**Task requirements**
Would you please transcribe exactly the lines from the one containing "An engine cylinder holds 0.0146" through the end of the material below, and only those?

**Provided material**
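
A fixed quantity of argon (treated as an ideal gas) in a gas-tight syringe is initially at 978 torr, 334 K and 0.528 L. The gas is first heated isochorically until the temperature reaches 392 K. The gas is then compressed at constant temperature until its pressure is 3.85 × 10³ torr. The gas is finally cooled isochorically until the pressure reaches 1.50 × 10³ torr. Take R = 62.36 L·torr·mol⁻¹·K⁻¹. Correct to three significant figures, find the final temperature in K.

V constant ⇒ P ∝ T: V₂ = V₁; P₂ = P₁·(T₂/T₁) = 1148 torr.
T constant ⇒ Boyle's law P V = const: T₃ = T₂; V₃ = V₂·(P₂/P₃) = 0.1574 L.
V constant ⇒ P ∝ T: V₄ = V₃; T₄ = T₃·(P₄/P₃) = 152.7 K.

T₄ ≈ 153 K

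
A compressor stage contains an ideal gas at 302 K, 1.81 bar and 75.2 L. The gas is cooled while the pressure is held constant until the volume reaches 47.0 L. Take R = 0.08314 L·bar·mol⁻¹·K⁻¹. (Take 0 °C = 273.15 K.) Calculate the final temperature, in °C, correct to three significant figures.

T₂ ≈ -84.4 °C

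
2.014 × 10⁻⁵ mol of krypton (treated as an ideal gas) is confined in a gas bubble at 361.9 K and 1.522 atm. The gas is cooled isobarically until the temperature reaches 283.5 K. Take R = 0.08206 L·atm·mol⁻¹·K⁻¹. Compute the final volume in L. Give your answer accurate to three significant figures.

From PV = nRT: V₁ = nRT₁/P₁ = 0.0003930 L.
Isobaric, so V/T is constant: P₂ = P₁; V₂ = V₁·(T₂/T₁) = 0.0003078 L.

V₂ ≈ 0.000308 L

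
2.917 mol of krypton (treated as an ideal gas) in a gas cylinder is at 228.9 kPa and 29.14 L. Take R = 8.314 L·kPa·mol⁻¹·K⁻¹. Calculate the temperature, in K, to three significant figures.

T ≈ 275 K

PV = nRT ⇒ T = PV/(nR) = (228.9 × 29.14) / (2.917 × 8.314)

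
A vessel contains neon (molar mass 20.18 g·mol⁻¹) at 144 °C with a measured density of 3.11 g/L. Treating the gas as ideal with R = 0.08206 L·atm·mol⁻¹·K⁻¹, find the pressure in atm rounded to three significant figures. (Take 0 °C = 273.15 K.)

P ≈ 5.28 atm

ρ = PM/(RT) ⇒ P = ρRT/M = (3.11 × 0.08206 × 417.1) / 20.18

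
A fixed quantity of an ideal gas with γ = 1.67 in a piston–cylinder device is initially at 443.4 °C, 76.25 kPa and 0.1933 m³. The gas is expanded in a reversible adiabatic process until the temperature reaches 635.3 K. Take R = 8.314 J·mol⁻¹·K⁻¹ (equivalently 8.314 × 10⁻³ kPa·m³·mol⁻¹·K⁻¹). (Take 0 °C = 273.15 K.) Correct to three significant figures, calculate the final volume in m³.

Convert: T₁ = 716.5 K.
Reversible adiabatic, γ = 1.67: P₂ = P₁·(T₂/T₁)^(γ/(γ−1)) = 56.49 kPa; V₂ = V₁·(T₁/T₂)^(1/(γ−1)) = 0.2313 m³.

V₂ ≈ 0.231 m³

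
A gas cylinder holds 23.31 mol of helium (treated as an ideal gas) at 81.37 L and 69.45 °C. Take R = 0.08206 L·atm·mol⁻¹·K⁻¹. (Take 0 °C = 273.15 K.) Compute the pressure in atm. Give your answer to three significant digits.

Convert: T = 342.60 K.
PV = nRT ⇒ P = nRT/V = (23.31 × 0.08206 × 342.60) / 81.37

P ≈ 8.05 atm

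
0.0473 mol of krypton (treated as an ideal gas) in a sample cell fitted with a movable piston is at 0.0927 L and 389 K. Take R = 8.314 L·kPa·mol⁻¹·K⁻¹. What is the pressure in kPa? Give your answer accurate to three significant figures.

P ≈ 1.65e+03 kPa

PV = nRT ⇒ P = nRT/V = (0.0473 × 8.314 × 389) / 0.0927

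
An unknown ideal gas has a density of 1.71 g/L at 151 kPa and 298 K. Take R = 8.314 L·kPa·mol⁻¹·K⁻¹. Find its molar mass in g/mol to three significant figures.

ρ = PM/(RT) ⇒ M = ρRT/P = (1.71 × 8.314 × 298.0) / 151

M ≈ 28.1 g/mol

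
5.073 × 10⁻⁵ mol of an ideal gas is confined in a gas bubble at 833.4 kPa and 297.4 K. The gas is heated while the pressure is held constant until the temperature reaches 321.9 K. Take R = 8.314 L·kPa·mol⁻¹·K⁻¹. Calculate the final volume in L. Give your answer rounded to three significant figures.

V₂ ≈ 0.000163 L

From PV = nRT: V₁ = nRT₁/P₁ = 0.0001505 L.
Isobaric, so V/T is constant: P₂ = P₁; V₂ = V₁·(T₂/T₁) = 0.0001629 L.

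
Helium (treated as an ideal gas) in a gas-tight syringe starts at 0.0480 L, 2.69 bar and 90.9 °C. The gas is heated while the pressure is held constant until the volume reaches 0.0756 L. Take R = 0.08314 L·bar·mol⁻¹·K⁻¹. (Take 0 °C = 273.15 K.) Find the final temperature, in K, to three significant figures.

Convert: T₁ = 364.0 K.
Isobaric, so V/T is constant: P₂ = P₁; T₂ = T₁·(V₂/V₁) = 573.4 K.

T₂ ≈ 573 K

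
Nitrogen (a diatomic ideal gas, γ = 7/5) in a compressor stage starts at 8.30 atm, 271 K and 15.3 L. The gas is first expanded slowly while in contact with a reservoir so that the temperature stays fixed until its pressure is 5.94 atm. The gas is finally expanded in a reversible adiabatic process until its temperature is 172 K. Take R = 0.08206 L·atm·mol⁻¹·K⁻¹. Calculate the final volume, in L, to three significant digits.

V₃ ≈ 66.6 L

Isothermal, so P V is constant: T₂ = T₁; V₂ = V₁·(P₁/P₂) = 21.38 L.
Adiabatic (γ = 7/5), T V^(γ−1) and P V^γ constant: P₃ = P₂·(T₃/T₂)^(γ/(γ−1)) = 1.210 atm; V₃ = V₂·(T₂/T₃)^(1/(γ−1)) = 66.62 L.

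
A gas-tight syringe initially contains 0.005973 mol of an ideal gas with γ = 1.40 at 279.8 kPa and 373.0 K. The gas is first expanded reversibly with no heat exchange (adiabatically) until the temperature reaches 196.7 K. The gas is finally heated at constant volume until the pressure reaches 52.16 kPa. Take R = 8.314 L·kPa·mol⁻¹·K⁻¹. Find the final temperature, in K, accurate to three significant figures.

From PV = nRT: V₁ = nRT₁/P₁ = 0.06620 L.
Adiabatic (γ = 1.40), T V^(γ−1) and P V^γ constant: P₂ = P₁·(T₂/T₁)^(γ/(γ−1)) = 29.80 kPa; V₂ = V₁·(T₁/T₂)^(1/(γ−1)) = 0.3278 L.
V constant ⇒ P ∝ T: V₃ = V₂; T₃ = T₂·(P₃/P₂) = 344.3 K.

T₃ ≈ 344 K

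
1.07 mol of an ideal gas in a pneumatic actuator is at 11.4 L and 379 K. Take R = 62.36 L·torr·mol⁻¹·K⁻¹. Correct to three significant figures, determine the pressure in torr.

P ≈ 2.22e+03 torr

PV = nRT ⇒ P = nRT/V = (1.07 × 62.36 × 379) / 11.4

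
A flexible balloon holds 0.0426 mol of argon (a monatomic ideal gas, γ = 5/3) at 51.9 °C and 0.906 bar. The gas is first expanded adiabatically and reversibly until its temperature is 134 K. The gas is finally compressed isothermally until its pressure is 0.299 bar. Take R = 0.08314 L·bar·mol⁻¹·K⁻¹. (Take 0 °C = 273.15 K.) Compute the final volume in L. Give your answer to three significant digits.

V₃ ≈ 1.59 L

Convert: T₁ = 325.0 K.
From PV = nRT: V₁ = nRT₁/P₁ = 1.271 L.
Reversible adiabatic, γ = 5/3: P₂ = P₁·(T₂/T₁)^(γ/(γ−1)) = 0.09886 bar; V₂ = V₁·(T₁/T₂)^(1/(γ−1)) = 4.801 L.
Isothermal, so P V is constant: T₃ = T₂; V₃ = V₂·(P₂/P₃) = 1.587 L.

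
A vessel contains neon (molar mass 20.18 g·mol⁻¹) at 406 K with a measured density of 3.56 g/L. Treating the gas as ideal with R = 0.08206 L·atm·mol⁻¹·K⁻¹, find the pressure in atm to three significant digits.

P ≈ 5.88 atm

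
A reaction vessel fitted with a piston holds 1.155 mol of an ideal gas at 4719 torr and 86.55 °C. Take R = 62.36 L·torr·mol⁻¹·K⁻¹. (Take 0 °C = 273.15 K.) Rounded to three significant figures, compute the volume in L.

Convert: T = 359.70 K.
PV = nRT ⇒ V = nRT/P = (1.155 × 62.36 × 359.70) / 4719

V ≈ 5.49 L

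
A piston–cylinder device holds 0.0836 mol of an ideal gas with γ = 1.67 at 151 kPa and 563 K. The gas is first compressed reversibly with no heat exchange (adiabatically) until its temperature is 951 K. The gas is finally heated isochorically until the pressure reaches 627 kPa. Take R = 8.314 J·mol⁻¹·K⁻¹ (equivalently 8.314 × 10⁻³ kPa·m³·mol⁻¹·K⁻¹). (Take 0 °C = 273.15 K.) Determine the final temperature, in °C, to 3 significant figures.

From PV = nRT: V₁ = nRT₁/P₁ = 0.002591 m³.
Adiabatic (γ = 1.67), T V^(γ−1) and P V^γ constant: P₂ = P₁·(T₂/T₁)^(γ/(γ−1)) = 557.8 kPa; V₂ = V₁·(T₁/T₂)^(1/(γ−1)) = 0.001185 m³.
Isochoric, so P/T is constant: V₃ = V₂; T₃ = T₂·(P₃/P₂) = 1069 K.

T₃ ≈ 796 °C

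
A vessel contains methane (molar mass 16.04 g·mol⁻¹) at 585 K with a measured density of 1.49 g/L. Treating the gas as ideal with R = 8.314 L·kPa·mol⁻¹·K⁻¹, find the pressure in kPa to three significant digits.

P ≈ 452 kPa

ρ = PM/(RT) ⇒ P = ρRT/M = (1.49 × 8.314 × 585.0) / 16.04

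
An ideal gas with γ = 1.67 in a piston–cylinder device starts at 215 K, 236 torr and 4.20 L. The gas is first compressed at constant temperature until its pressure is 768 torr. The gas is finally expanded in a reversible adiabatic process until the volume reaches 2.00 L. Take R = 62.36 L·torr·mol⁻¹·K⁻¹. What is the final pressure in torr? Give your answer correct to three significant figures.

Isothermal, so P V is constant: T₂ = T₁; V₂ = V₁·(P₁/P₂) = 1.291 L.
Adiabatic (γ = 1.67), T V^(γ−1) and P V^γ constant: T₃ = T₂·(V₂/V₃)^(γ−1) = 160.3 K; P₃ = P₂·(V₂/V₃)^γ = 369.6 torr.

P₃ ≈ 370 torr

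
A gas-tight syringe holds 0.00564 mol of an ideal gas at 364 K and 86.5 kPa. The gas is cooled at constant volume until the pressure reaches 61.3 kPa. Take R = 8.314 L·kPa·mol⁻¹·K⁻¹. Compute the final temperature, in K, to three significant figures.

From PV = nRT: V₁ = nRT₁/P₁ = 0.1973 L.
V constant ⇒ P ∝ T: V₂ = V₁; T₂ = T₁·(P₂/P₁) = 258.0 K.

T₂ ≈ 258 K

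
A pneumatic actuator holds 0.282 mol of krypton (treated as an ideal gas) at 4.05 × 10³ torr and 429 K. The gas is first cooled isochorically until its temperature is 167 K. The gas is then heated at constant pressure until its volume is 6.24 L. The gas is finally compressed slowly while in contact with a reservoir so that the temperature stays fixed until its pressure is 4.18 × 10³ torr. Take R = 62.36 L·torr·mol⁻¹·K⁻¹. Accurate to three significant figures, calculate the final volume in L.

From PV = nRT: V₁ = nRT₁/P₁ = 1.863 L.
Isochoric, so P/T is constant: V₂ = V₁; P₂ = P₁·(T₂/T₁) = 1577 torr.
Isobaric, so V/T is constant: P₃ = P₂; T₃ = T₂·(V₃/V₂) = 559.4 K.
Isothermal, so P V is constant: T₄ = T₃; V₄ = V₃·(P₃/P₄) = 2.354 L.

V₄ ≈ 2.35 L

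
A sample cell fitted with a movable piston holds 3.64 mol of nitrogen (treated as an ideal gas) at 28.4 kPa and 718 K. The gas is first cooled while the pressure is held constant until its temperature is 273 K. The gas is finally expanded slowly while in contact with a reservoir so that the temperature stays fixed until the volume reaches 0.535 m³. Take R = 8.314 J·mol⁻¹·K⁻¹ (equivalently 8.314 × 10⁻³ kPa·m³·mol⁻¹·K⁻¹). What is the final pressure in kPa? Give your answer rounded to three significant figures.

From PV = nRT: V₁ = nRT₁/P₁ = 0.7651 m³.
Isobaric, so V/T is constant: P₂ = P₁; V₂ = V₁·(T₂/T₁) = 0.2909 m³.
T constant ⇒ Boyle's law P V = const: T₃ = T₂; P₃ = P₂·(V₂/V₃) = 15.44 kPa.

P₃ ≈ 15.4 kPa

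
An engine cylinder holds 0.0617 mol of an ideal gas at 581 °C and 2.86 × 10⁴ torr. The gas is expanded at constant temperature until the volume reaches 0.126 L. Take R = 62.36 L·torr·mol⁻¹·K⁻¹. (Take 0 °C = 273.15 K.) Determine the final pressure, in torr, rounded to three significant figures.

Convert: T₁ = 854.1 K.
From PV = nRT: V₁ = nRT₁/P₁ = 0.1149 L.
Isothermal, so P V is constant: T₂ = T₁; P₂ = P₁·(V₁/V₂) = 2.608e+04 torr.

P₂ ≈ 2.61e+04 torr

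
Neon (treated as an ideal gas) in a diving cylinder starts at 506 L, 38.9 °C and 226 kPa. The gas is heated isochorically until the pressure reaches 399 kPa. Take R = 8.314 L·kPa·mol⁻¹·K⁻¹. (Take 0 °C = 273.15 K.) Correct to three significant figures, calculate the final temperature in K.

Convert: T₁ = 312.0 K.
Isochoric, so P/T is constant: V₂ = V₁; T₂ = T₁·(P₂/P₁) = 550.9 K.

T₂ ≈ 551 K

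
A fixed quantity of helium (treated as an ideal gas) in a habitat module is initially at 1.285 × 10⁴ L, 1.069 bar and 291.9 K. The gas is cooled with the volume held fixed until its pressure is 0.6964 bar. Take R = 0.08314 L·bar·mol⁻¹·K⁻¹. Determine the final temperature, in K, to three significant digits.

T₂ ≈ 190 K

Isochoric, so P/T is constant: V₂ = V₁; T₂ = T₁·(P₂/P₁) = 190.2 K.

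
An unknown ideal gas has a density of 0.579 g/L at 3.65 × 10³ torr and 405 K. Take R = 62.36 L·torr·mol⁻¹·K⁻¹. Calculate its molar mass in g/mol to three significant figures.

ρ = PM/(RT) ⇒ M = ρRT/P = (0.579 × 62.36 × 405.0) / 3.65e+03

M ≈ 4.01 g/mol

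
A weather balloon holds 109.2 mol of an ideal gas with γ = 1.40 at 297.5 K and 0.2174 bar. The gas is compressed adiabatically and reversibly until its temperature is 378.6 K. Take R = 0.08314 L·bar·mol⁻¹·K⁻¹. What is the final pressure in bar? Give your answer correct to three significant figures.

From PV = nRT: V₁ = nRT₁/P₁ = 1.242e+04 L.
Adiabatic (γ = 1.40), T V^(γ−1) and P V^γ constant: P₂ = P₁·(T₂/T₁)^(γ/(γ−1)) = 0.5055 bar; V₂ = V₁·(T₁/T₂)^(1/(γ−1)) = 6800 L.

P₂ ≈ 0.505 bar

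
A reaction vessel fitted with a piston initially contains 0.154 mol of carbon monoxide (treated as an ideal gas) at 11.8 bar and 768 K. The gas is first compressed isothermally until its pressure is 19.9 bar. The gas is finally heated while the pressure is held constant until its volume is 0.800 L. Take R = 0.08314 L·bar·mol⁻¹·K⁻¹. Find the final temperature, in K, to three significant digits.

T₃ ≈ 1.24e+03 K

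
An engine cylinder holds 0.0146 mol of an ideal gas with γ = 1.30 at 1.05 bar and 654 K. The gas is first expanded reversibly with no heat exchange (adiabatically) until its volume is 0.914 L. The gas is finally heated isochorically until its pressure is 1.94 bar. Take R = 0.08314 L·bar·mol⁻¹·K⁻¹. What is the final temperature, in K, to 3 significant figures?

From PV = nRT: V₁ = nRT₁/P₁ = 0.7561 L.
Adiabatic (γ = 1.30), T V^(γ−1) and P V^γ constant: T₂ = T₁·(V₁/V₂)^(γ−1) = 617.8 K; P₂ = P₁·(V₁/V₂)^γ = 0.8205 bar.
Isochoric, so P/T is constant: V₃ = V₂; T₃ = T₂·(P₃/P₂) = 1461 K.

T₃ ≈ 1.46e+03 K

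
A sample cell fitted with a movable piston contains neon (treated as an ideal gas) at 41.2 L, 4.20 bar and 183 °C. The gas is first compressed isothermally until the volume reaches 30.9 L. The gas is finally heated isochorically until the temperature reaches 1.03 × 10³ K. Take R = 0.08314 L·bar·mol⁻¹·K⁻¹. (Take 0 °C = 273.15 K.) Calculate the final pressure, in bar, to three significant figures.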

**Solution for this problem**
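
An engine cylinder holds 0.0146 mol of an ideal gas with γ = 1.30 at 1.05 bar and 654 K. The gas is first expanded reversibly with no heat exchange (adiabatically) until its volume is 0.914 L. The gas is finally heated isochorically until its pressure is 1.94 bar. Take R = 0.08314 L·bar·mol⁻¹·K⁻¹. What is the final temperature, in K, to 3 significant figures?

From PV = nRT: V₁ = nRT₁/P₁ = 0.7561 L.
Adiabatic (γ = 1.30), T V^(γ−1) and P V^γ constant: T₂ = T₁·(V₁/V₂)^(γ−1) = 617.8 K; P₂ = P₁·(V₁/V₂)^γ = 0.8205 bar.
Isochoric, so P/T is constant: V₃ = V₂; T₃ = T₂·(P₃/P₂) = 1461 K.

T₃ ≈ 1.46e+03 K

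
A sample cell fitted with a movable piston contains neon (treated as an ideal gas) at 41.2 L, 4.20 bar and 183 °C. The gas is first compressed isothermally until the volume reaches 30.9 L. The gas is finally heated isochorically until the temperature reaches 1.03 × 10³ K. Take R = 0.08314 L·bar·mol⁻¹·K⁻¹. (Take 0 °C = 273.15 K.) Calculate the final pressure, in bar, to three significant figures.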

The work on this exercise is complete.